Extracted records
......
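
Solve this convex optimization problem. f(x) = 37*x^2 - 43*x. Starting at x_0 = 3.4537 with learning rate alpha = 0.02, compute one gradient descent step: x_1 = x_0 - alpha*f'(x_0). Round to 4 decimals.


We compute the gradient at x_0 and apply the update.
f'(x) = 74*x - 43
f'(3.4537) = 74*3.4537 - 43 = 212.5738
x_1 = 3.4537 - 0.02*212.5738 = -0.7978


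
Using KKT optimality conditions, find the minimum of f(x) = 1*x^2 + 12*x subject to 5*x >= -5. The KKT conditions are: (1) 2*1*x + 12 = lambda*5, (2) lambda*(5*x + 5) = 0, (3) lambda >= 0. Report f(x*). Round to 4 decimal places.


Step 1: Try lambda = 0 (constraint inactive).
x_unc = -12/(2*1) = -6.0
Check: 5*-6.0 = -30.0 < -5 -- violated!
Step 2: Constraint must be active: 5*x = -5
x* = -5/5 = -1.0
lambda = (2*1*(-1.0) + 12)/5 = 2.0
Step 3: Compute optimal value.
f(x*) = 1*(-1.0)^2 + 12*(-1.0) = -11.0


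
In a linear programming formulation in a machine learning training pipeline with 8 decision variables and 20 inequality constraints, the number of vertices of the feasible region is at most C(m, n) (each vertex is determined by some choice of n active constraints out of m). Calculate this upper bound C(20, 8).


Each vertex corresponds to some choice of n active constraints out of m, so the number of vertices is at most C(m, n) = m! / (n!(m-n)!).
m = 20, n = 8
Numerator: 20 * 19 * 18 * 17 * 16 * 15 * 14 * 13
Denominator: 8! = 40320
C(20, 8) = 125970


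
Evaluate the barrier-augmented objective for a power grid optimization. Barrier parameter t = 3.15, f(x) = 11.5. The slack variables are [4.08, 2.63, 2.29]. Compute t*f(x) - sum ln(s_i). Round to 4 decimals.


Step 1: Compute log-barrier.
ln values: [1.4061, 0.967, 0.8286]
phi = -(1.4061 + 0.967 + 0.8286) = -3.2016
Step 2: Compute augmented objective.
t*f(x) = 3.15*11.5 = 36.225
Total = 36.225 - 3.2016 = 33.0234


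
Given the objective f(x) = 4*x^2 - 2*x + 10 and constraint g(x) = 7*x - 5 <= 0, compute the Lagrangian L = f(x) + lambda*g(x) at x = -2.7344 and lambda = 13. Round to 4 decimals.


Step 1: Evaluate f(x).
f(-2.7344) = 4*(-2.7344)^2 - 2*(-2.7344) + 10 = 45.3766
Step 2: Evaluate g(x).
g(-2.7344) = 7*-2.7344 - 5 = -24.1408
Step 3: Compute Lagrangian.
L = 45.3766 + 13*-24.1408 = -268.4538


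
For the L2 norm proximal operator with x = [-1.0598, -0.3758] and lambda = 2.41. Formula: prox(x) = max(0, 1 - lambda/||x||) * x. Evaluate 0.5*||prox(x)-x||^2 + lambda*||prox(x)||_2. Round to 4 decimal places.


Step 1: Compute ||x||.
||x|| = 1.1245
Step 2: Compute scaling factor.
scale = max(0, 1 - 2.41/1.1245) = 0.0
Step 3: prox(x) = [-0.0, -0.0]
||prox(x)|| = 0.0
Step 4: Proximal objective.
0.5*||prox-x||^2 = 0.6322
lambda*||prox|| = 0.0
Total = 0.6322


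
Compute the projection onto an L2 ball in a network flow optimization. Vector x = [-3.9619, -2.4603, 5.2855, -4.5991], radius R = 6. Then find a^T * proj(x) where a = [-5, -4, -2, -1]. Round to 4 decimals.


Step 1: Compute ||x|| (intermediates to 6 decimals).
||x|| = sqrt((-3.9619)^2 + (-2.4603)^2 + 5.2855^2 + (-4.5991)^2) = 8.416529
Step 2: Project.
Since ||x|| > R, scale = R/||x|| = 6/8.416529 = 0.712883, proj(x) = scale * x
proj(x) = [-2.824371, -1.753906, 3.767943, -3.27862]
Step 3: Dot product.
a^T * proj(x) = -5*(-2.824371) - 4*(-1.753906) - 2*3.767943 - 1*(-3.27862) = 16.8802


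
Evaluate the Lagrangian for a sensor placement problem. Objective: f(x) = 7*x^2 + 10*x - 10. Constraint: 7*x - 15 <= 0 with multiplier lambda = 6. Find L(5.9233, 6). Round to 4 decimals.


Step 1: Evaluate f(x).
f(5.9233) = 7*5.9233^2 + 10*5.9233 - 10 = 294.8314
Step 2: Evaluate g(x).
g(5.9233) = 7*5.9233 - 15 = 26.4631
Step 3: Compute Lagrangian.
L = 294.8314 + 6*26.4631 = 453.61


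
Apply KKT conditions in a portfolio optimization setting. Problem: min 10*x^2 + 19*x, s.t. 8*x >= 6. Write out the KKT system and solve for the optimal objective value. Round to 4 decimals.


Step 1: Try lambda = 0 (constraint inactive).
x_unc = -19/(2*10) = -0.95
Check: 8*-0.95 = -7.6 < 6 -- violated!
Step 2: Constraint must be active: 8*x = 6
x* = 6/8 = 0.75
lambda = (2*10*0.75 + 19)/8 = 4.25
Step 3: Compute optimal value.
f(x*) = 10*0.75^2 + 19*0.75 = 19.875


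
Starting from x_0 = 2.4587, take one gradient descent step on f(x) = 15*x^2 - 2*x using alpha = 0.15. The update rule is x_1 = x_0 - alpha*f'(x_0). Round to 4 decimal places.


We compute the gradient at x_0 and apply the update.
f'(x) = 30*x - 2
f'(2.4587) = 30*2.4587 - 2 = 71.761
x_1 = 2.4587 - 0.15*71.761 = -8.3055


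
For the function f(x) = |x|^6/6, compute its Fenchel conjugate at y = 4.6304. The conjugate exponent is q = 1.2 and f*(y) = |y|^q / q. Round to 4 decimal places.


The conjugate exponent q satisfies 1/p + 1/q = 1.
p = 6, so q = 6/(6 - 1) = 1.2
|y|^q = 4.6304^1.2 = 6.2913
f*(4.6304) = 6.2913 / 1.2 = 5.2428


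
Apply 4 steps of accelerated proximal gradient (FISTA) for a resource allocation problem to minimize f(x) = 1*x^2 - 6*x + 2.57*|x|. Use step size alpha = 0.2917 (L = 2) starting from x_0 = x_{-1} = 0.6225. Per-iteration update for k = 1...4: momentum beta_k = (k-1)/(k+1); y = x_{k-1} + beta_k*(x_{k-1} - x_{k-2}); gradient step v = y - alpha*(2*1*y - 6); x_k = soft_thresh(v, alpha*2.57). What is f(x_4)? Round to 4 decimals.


FISTA on f(x) = 1*x^2 - 6*x + 2.57*|x|
L = 2, alpha = 0.2917
Iteration 1: beta = 0.0, y = 0.6225 + 0.0*(0.6225 - 0.6225) = 0.6225
  grad(y) = -4.755, v = y - alpha*grad = 2.0095
  prox(v) = soft_thresh(2.0095, 0.7497) = 1.2599
Iteration 2: beta = 0.3333, y = 1.2599 + 0.3333*(1.2599 - 0.6225) = 1.4723
  grad(y) = -3.0554, v = y - alpha*grad = 2.3636
  prox(v) = soft_thresh(2.3636, 0.7497) = 1.6139
Iteration 3: beta = 0.5, y = 1.6139 + 0.5*(1.6139 - 1.2599) = 1.7909
  grad(y) = -2.4182, v = y - alpha*grad = 2.4963
  prox(v) = soft_thresh(2.4963, 0.7497) = 1.7466
Iteration 4: beta = 0.6, y = 1.7466 + 0.6*(1.7466 - 1.6139) = 1.8263
  grad(y) = -2.3475, v = y - alpha*grad = 2.511
  prox(v) = soft_thresh(2.511, 0.7497) = 1.7614
f(x_4) = 1*1.7614^2 - 6*1.7614 + 2.57*|1.7614| = -2.9391


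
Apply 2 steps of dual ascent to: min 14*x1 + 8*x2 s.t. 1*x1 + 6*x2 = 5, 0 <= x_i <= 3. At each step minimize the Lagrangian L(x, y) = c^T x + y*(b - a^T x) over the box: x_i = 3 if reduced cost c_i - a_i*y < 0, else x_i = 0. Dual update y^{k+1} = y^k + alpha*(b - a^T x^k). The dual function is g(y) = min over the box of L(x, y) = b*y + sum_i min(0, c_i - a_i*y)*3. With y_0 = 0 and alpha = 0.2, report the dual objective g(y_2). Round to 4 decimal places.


Dual ascent for LP: min 14*x1 + 8*x2, 1*x1 + 6*x2 = 5, 0 <= x_i <= 3
Step 1: y^k = 0.0, reduced costs: (14.0, 8.0)
  x^k = (0.0, 0.0), subgradient = b - a^T x = 5.0
  y^{k+1} = 0.0 + 0.2*5.0 = 1.0
Step 2: y^k = 1.0, reduced costs: (13.0, 2.0)
  x^k = (0.0, 0.0), subgradient = b - a^T x = 5.0
  y^{k+1} = 1.0 + 0.2*5.0 = 2.0
Dual objective at y_2 = 2.0: reduced costs (12.0, -4.0), box minimizer x = (0.0, 3.0)
g(y_2) = b*y + (c1 - a1*y)*x1 + (c2 - a2*y)*x2 = 5*2.0 + 12.0*0.0 + (-4.0)*3.0 = 10.0 + 0.0 - 12.0 = -2.0


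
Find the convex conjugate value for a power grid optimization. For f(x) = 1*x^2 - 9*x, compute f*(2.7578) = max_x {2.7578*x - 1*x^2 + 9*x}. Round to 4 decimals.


f*(y) = sup_x {y*x - a*x^2 - b*x} = sup_x {(y-b)*x - a*x^2}
FOC: (y - b) - 2a*x = 0 => x* = (y - b)/(2a)
x* = (2.7578 + 9)/(2*1) = 5.8789
f*(2.7578) = (y-b)^2/(4a) = (2.7578 + 9)^2/(4*1)
= 138.2459/4 = 34.5615


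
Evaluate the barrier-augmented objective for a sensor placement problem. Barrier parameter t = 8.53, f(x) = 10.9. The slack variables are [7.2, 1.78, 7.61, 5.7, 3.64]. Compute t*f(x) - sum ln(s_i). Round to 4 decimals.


Step 1: Compute log-barrier.
ln values: [1.9741, 0.5766, 2.0295, 1.7405, 1.292]
phi = -(1.9741 + 0.5766 + 2.0295 + 1.7405 + 1.292) = -7.6126
Step 2: Compute augmented objective.
t*f(x) = 8.53*10.9 = 92.977
Total = 92.977 - 7.6126 = 85.3644


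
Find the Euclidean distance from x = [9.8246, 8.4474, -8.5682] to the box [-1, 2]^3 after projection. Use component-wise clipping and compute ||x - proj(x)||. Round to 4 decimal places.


Project each component onto [-1, 2].
clip(9.8246) = 2.0, clip(8.4474) = 2.0, clip(-8.5682) = -1.0
Projection = [2.0, 2.0, -1.0]
Squared diffs: [61.2244, 41.569, 57.2777]
Distance = sqrt(160.0711) = 12.6519


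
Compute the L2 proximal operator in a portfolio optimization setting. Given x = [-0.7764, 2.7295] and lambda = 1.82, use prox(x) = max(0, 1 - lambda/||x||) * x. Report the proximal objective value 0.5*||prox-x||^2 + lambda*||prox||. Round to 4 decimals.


Step 1: Compute ||x||.
||x|| = 2.8378
Step 2: Compute scaling factor.
scale = max(0, 1 - 1.82/2.8378) = 0.3587
Step 3: prox(x) = [-0.2785, 0.9789]
||prox(x)|| = 1.0178
Step 4: Proximal objective.
0.5*||prox-x||^2 = 1.6562
lambda*||prox|| = 1.8524
Total = 3.5086


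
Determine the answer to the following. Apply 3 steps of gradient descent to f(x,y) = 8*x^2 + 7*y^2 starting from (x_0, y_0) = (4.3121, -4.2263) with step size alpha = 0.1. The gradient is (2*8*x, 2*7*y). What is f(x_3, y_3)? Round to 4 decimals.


Gradient descent on f(x,y) = 8*x^2 + 7*y^2.
Starting point: (4.3121, -4.2263), alpha = 0.1
Step 1: grad_x = 2*8*4.3121 = 68.9936, grad_y = 2*7*-4.2263 = -59.1682
  x_1 = 4.3121 - 0.1*68.9936 = -2.5873
  y_1 = -4.2263 - 0.1*-59.1682 = 1.6905
Step 2: grad_x = 2*8*-2.5873 = -41.3962, grad_y = 2*7*1.6905 = 23.6673
  x_2 = -2.5873 - 0.1*-41.3962 = 1.5524
  y_2 = 1.6905 - 0.1*23.6673 = -0.6762
Step 3: grad_x = 2*8*1.5524 = 24.8377, grad_y = 2*7*-0.6762 = -9.4669
  x_3 = 1.5524 - 0.1*24.8377 = -0.9314
  y_3 = -0.6762 - 0.1*-9.4669 = 0.2705
f(-0.9314, 0.2705) = 8*(-0.9314)^2 + 7*0.2705^2 = 7.4524


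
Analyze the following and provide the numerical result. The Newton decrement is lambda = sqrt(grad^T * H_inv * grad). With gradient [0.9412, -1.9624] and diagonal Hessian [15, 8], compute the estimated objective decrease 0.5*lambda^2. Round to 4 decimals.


Step 1: H is diagonal, so H^(-1) * g = [0.0627, -0.2453].
Step 2: g^T H^(-1) g = sum_i g_i^2 / H_ii
  = (0.9412)^2/15 + (-1.9624)^2/8
  = 0.0591 + 0.4814 = 0.5404
Step 3: Objective decrease = 0.5 * g^T H^(-1) g = 0.2702


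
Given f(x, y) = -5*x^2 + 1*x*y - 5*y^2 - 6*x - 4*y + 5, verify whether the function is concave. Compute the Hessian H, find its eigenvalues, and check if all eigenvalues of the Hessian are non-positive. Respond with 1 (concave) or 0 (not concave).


The Hessian of f(x,y) = -5*x^2 + 1*x*y - 5*y^2 - 6*x - 4*y + 5 is:
H = [[-10, 1], [1, -10]]
Trace = -10 - 10 = -20
Determinant = -10*-10 - (1)^2 = 99
Discriminant = (-20)^2 - 4*99 = 4.0
Eigenvalues: lambda_1 = -11.0, lambda_2 = -9.0
The function is concave.

1


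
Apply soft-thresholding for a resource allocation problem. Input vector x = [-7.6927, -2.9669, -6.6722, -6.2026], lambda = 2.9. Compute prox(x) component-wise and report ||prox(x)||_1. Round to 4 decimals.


Soft-thresholding with lambda = 2.9:
prox(-7.6927) = sign(-7.6927)*max(|-7.6927| - 2.9, 0) = -4.7927
prox(-2.9669) = sign(-2.9669)*max(|-2.9669| - 2.9, 0) = -0.0669
prox(-6.6722) = sign(-6.6722)*max(|-6.6722| - 2.9, 0) = -3.7722
prox(-6.2026) = sign(-6.2026)*max(|-6.2026| - 2.9, 0) = -3.3026
prox(x) = [-4.7927, -0.0669, -3.7722, -3.3026]
||prox(x)||_1 = 4.7927 + 0.0669 + 3.7722 + 3.3026 = 11.9344


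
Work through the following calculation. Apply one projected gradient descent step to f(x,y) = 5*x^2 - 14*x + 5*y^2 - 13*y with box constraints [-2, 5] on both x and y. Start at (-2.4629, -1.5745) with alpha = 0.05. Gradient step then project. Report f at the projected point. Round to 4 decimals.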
......
=== Task brief ===
All lines from the one that contains "Given f(x, y)" to the last line above must be given again exactly, with both included and nothing added.

=== Result for this task ===
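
Given f(x, y) = -5*x^2 + 1*x*y - 5*y^2 - 6*x - 4*y + 5, verify whether the function is concave. Compute the Hessian H, find its eigenvalues, and check if all eigenvalues of the Hessian are non-positive. Respond with 1 (concave) or 0 (not concave).


The Hessian of f(x,y) = -5*x^2 + 1*x*y - 5*y^2 - 6*x - 4*y + 5 is:
H = [[-10, 1], [1, -10]]
Trace = -10 - 10 = -20
Determinant = -10*-10 - (1)^2 = 99
Discriminant = (-20)^2 - 4*99 = 4.0
Eigenvalues: lambda_1 = -11.0, lambda_2 = -9.0
The function is concave.

1


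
Apply soft-thresholding for a resource allocation problem. Input vector x = [-7.6927, -2.9669, -6.6722, -6.2026], lambda = 2.9. Compute prox(x) component-wise and report ||prox(x)||_1. Round to 4 decimals.


Soft-thresholding with lambda = 2.9:
prox(-7.6927) = sign(-7.6927)*max(|-7.6927| - 2.9, 0) = -4.7927
prox(-2.9669) = sign(-2.9669)*max(|-2.9669| - 2.9, 0) = -0.0669
prox(-6.6722) = sign(-6.6722)*max(|-6.6722| - 2.9, 0) = -3.7722
prox(-6.2026) = sign(-6.2026)*max(|-6.2026| - 2.9, 0) = -3.3026
prox(x) = [-4.7927, -0.0669, -3.7722, -3.3026]
||prox(x)||_1 = 4.7927 + 0.0669 + 3.7722 + 3.3026 = 11.9344


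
Work through the following calculation. Apply one projected gradient descent step to f(x,y) = 5*x^2 - 14*x + 5*y^2 - 13*y with box constraints [-2, 5] on both x and y. Start at (-2.4629, -1.5745) with alpha = 0.05. Gradient step then project. Report f at the projected point. Round to 4 decimals.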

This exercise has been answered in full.